### Exercise aim:
Exactly as written, copy the lines of the data below from the first through the one containing "bbb, aaa, baa".

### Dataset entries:
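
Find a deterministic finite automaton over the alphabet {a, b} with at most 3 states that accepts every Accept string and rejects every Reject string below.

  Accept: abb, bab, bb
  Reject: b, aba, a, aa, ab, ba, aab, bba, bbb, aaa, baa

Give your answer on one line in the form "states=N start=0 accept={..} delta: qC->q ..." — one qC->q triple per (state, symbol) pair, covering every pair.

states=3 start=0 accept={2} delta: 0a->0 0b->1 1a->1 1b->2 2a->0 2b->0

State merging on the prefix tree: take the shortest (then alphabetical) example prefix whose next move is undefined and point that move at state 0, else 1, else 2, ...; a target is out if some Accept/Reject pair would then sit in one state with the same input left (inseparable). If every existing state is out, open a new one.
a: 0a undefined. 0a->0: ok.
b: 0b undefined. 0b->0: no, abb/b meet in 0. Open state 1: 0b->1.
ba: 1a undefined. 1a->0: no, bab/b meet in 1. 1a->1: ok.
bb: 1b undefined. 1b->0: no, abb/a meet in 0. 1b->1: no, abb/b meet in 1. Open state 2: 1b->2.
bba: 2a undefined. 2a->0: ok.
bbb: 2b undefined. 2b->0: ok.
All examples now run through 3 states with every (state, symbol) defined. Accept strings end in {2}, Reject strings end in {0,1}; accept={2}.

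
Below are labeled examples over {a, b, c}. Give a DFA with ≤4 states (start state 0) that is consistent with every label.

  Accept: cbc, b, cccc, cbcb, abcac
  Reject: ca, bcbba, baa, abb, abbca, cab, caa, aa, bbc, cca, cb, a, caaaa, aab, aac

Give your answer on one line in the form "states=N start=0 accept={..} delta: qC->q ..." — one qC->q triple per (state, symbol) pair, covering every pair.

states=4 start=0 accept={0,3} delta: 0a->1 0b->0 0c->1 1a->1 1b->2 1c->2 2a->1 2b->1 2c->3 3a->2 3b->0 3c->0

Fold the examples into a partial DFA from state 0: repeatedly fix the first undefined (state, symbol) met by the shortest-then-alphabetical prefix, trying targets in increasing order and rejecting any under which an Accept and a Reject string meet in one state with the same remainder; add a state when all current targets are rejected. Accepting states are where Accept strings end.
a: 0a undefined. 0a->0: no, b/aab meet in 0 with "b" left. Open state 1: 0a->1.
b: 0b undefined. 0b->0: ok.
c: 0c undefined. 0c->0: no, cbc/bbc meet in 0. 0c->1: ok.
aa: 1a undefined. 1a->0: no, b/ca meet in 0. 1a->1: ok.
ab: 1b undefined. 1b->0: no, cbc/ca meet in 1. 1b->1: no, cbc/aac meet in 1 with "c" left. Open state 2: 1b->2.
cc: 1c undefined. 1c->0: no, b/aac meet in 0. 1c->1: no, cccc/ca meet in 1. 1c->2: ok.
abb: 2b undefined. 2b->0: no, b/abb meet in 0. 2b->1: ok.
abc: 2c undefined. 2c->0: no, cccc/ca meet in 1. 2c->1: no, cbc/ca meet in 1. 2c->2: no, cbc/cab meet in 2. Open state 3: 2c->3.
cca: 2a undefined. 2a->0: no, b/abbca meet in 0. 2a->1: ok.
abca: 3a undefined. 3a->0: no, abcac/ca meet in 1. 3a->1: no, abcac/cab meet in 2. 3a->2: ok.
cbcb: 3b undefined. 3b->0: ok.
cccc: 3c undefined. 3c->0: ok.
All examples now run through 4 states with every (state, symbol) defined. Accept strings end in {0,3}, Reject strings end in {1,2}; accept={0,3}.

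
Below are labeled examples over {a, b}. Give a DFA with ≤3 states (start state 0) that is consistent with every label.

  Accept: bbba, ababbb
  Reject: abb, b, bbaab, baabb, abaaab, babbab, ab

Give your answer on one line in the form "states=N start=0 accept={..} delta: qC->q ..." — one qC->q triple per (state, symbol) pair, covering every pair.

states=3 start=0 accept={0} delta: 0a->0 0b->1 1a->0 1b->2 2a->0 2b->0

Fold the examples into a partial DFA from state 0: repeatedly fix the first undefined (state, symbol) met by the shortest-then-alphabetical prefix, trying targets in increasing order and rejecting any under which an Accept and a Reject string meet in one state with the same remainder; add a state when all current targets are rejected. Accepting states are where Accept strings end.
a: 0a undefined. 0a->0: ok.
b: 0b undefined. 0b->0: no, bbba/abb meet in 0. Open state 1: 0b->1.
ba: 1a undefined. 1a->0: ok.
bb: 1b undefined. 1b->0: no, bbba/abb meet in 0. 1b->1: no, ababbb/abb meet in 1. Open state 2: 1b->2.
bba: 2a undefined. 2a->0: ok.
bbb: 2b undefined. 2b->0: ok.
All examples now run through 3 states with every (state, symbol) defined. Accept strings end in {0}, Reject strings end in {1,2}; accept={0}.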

### Task result:
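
Find a deterministic finite automaton over the alphabet {a, b} with at most 3 states that accepts every Accept string and rejects every Reject string below.

  Accept: abb, bab, bb
  Reject: b, aba, a, aa, ab, ba, aab, bba, bbb, aaa, baa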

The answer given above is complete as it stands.